» Activity:
Your task is to reproduce, exactly and only, the lines running from the line containing "A sequencing read from a template gives 5′-CCTTT" to the end of the data below, both included.

[Collected data entries]

******************************

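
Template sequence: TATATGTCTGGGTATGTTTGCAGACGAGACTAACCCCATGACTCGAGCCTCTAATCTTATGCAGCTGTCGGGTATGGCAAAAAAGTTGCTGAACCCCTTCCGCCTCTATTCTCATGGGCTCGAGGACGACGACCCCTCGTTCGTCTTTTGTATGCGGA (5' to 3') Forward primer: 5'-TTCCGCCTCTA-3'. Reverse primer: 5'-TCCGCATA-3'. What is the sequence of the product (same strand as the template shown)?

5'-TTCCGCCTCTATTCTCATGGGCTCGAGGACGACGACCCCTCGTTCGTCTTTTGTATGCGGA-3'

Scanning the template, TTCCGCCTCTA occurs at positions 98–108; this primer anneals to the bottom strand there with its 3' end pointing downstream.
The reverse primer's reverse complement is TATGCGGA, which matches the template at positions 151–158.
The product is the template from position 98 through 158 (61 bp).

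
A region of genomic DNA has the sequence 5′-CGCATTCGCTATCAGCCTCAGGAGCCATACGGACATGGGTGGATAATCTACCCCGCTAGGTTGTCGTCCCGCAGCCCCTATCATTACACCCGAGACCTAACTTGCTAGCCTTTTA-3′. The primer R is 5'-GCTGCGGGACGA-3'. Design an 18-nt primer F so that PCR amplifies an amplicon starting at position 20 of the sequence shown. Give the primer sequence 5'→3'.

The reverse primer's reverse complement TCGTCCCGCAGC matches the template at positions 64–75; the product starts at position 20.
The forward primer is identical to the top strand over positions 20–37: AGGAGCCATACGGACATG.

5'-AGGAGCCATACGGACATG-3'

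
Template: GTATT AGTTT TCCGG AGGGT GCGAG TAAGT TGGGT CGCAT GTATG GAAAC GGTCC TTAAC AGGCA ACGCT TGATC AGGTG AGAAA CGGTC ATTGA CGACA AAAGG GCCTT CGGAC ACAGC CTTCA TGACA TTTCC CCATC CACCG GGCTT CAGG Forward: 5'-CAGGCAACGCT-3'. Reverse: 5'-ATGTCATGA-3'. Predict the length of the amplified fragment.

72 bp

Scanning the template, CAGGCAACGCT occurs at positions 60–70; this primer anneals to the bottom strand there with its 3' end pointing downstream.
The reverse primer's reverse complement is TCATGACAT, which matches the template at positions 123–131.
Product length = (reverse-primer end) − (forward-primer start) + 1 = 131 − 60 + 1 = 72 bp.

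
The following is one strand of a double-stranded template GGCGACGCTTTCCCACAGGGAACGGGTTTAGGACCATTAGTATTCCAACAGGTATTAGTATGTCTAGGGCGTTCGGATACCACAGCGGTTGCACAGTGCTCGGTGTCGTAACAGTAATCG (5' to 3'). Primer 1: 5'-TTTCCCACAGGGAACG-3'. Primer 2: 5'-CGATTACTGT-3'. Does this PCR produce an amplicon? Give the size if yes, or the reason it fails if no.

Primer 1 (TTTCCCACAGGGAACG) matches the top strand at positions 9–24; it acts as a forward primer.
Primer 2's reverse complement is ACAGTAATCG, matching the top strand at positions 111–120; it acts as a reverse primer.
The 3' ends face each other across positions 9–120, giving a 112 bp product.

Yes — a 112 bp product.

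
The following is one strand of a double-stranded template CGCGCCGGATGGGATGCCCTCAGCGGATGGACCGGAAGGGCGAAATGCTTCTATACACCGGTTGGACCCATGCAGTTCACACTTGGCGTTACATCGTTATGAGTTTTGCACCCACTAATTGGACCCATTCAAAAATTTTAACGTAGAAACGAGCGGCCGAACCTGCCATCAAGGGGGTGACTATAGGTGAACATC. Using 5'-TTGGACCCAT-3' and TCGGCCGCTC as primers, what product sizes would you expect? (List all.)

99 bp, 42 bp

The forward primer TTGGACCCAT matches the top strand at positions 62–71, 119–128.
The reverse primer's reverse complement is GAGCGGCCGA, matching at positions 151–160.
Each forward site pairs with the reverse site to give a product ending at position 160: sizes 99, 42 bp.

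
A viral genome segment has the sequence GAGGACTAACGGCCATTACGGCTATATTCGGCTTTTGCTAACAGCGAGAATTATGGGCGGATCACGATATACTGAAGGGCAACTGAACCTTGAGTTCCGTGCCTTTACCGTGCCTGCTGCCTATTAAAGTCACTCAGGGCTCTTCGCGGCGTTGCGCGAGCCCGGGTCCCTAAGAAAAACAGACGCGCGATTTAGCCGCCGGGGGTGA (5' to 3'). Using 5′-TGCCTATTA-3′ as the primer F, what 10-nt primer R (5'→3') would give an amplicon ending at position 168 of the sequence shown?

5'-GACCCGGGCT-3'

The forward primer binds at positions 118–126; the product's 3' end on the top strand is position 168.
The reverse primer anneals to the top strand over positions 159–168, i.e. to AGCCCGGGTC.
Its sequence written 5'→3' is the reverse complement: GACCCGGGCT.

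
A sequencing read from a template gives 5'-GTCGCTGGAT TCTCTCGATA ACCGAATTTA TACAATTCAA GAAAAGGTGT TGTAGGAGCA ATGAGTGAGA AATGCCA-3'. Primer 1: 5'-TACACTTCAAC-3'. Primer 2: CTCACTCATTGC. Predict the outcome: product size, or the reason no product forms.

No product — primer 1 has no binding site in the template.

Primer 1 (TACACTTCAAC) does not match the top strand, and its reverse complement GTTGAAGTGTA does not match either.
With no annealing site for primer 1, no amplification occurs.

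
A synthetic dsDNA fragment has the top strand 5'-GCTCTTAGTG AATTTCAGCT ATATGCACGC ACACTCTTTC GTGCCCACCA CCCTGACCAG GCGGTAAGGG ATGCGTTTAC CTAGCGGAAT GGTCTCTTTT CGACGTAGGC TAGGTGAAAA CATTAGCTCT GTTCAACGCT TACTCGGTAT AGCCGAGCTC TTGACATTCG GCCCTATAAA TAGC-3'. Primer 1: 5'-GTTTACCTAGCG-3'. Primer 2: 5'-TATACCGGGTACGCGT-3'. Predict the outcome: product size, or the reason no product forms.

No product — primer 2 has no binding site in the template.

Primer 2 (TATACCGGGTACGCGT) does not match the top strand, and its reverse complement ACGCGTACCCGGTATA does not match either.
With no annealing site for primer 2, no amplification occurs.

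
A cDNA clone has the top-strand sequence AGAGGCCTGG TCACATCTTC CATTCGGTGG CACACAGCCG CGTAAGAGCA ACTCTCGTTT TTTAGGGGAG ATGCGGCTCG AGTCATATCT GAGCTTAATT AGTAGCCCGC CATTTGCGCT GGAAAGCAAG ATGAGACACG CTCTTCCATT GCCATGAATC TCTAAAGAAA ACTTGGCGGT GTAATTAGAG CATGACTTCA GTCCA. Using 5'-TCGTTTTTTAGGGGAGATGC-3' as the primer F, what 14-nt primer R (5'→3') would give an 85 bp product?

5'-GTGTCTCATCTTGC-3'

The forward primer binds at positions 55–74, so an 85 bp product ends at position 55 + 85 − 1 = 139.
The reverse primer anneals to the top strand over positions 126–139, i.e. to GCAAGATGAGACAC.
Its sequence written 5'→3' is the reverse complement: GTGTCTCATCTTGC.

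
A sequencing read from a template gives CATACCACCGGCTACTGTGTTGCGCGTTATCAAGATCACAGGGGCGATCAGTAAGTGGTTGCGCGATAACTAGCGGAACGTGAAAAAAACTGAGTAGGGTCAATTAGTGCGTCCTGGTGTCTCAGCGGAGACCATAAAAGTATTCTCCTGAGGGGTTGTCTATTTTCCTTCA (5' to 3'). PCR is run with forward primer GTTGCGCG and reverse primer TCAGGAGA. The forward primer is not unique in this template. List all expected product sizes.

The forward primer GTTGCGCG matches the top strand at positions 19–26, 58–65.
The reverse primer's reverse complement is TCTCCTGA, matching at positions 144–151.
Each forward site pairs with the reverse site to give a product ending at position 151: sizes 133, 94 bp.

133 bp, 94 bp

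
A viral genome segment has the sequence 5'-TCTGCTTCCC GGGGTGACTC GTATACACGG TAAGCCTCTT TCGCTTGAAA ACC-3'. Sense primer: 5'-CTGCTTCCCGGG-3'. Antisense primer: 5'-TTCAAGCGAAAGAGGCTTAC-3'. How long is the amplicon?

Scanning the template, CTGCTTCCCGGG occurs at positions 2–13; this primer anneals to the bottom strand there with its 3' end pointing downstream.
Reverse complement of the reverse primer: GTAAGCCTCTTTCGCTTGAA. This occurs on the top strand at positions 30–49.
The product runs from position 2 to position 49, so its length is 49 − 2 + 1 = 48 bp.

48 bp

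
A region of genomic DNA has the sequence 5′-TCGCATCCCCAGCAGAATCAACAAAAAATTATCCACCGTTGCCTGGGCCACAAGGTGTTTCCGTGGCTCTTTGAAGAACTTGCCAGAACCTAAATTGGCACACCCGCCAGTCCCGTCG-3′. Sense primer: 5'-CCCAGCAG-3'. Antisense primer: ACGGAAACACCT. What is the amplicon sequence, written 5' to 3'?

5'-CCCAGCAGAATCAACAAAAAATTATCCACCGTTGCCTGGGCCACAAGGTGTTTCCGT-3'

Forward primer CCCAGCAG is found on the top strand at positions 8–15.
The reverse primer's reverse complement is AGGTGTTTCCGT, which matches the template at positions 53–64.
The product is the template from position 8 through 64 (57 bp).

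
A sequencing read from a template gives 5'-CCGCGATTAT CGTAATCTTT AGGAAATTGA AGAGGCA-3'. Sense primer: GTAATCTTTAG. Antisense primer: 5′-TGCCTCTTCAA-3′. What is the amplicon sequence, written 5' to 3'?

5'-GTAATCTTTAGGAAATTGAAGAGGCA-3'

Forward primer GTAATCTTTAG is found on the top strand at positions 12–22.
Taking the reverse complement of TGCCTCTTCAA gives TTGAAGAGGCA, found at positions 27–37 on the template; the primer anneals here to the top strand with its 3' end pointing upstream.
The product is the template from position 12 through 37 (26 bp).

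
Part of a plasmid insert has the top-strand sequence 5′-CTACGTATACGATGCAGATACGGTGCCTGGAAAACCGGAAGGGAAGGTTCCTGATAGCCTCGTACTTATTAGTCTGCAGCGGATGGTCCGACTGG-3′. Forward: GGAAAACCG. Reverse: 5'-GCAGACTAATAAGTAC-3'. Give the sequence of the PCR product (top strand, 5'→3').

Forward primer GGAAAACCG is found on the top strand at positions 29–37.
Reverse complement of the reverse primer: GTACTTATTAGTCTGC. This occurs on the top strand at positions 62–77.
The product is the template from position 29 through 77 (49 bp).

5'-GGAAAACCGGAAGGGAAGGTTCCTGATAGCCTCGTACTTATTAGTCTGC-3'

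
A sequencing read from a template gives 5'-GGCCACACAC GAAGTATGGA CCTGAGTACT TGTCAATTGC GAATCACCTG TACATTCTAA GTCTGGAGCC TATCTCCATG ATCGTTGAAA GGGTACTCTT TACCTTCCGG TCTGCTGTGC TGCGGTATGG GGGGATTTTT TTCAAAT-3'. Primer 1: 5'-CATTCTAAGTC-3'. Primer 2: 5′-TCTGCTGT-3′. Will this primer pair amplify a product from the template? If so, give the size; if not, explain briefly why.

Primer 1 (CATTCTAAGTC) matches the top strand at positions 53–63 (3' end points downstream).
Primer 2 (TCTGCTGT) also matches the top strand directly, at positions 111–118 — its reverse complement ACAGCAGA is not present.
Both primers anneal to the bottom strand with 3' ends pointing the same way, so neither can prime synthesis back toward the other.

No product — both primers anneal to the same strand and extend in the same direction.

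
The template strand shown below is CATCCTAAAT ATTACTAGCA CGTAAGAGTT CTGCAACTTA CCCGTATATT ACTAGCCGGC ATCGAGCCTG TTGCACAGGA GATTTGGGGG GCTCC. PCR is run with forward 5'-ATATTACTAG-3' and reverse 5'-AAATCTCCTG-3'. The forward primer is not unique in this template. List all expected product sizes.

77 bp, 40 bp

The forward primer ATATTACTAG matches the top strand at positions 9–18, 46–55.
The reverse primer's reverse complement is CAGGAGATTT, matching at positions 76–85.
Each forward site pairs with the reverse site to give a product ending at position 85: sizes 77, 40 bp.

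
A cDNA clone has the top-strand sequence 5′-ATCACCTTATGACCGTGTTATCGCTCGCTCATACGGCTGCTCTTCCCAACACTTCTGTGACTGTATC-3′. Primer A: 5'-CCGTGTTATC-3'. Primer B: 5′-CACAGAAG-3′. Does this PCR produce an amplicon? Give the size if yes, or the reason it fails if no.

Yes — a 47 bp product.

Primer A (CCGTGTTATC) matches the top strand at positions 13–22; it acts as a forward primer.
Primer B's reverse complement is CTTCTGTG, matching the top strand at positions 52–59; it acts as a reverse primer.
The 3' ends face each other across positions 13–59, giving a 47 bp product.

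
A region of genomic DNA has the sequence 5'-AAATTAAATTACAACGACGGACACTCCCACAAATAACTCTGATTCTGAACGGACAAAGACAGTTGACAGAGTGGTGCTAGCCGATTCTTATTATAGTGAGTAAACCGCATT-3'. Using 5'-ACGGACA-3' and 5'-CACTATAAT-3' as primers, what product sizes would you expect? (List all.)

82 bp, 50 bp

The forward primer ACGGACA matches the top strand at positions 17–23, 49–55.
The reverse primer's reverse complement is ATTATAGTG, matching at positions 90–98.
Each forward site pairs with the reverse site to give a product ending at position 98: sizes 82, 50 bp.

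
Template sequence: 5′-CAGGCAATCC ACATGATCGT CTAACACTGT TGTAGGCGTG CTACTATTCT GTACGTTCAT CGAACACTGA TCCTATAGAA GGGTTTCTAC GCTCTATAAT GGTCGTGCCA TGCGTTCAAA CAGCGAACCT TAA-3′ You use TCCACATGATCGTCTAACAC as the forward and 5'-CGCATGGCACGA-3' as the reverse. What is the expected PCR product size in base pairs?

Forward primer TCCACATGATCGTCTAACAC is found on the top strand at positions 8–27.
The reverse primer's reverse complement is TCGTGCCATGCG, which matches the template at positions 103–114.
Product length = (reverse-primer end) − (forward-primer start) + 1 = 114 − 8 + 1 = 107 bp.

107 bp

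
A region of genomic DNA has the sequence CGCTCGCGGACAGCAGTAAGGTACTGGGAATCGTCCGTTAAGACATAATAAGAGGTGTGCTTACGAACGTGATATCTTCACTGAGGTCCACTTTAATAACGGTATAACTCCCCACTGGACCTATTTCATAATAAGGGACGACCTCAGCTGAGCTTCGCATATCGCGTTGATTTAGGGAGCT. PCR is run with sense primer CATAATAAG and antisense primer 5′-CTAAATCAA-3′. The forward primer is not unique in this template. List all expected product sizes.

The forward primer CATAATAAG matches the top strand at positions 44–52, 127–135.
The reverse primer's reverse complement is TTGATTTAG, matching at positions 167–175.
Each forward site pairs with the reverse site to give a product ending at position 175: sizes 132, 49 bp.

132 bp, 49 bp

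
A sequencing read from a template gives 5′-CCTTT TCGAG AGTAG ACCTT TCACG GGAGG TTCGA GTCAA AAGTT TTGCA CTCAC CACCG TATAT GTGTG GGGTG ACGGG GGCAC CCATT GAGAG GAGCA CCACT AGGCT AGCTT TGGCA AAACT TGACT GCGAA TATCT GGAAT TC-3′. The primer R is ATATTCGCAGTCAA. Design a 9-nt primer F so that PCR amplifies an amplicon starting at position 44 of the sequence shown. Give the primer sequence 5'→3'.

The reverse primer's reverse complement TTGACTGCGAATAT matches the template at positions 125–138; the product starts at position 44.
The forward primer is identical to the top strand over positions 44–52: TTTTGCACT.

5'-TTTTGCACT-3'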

******************************

» Result:
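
A sequencing read from a template gives 5′-CCTTT TCGAG AGTAG ACCTT TCACG GGAGG TTCGA GTCAA AAGTT TTGCA CTCAC CACCG TATAT GTGTG GGGTG ACGGG GGCAC CCATT GAGAG GAGCA CCACT AGGCT AGCTT TGGCA AAACT TGACT GCGAA TATCT GGAAT TC-3′. The primer R is ATATTCGCAGTCAA. Design a 9-nt primer F so that PCR amplifies an amplicon starting at position 44 of the sequence shown. Give the primer sequence 5'→3'.

The reverse primer's reverse complement TTGACTGCGAATAT matches the template at positions 125–138; the product starts at position 44.
The forward primer is identical to the top strand over positions 44–52: TTTTGCACT.

5'-TTTTGCACT-3'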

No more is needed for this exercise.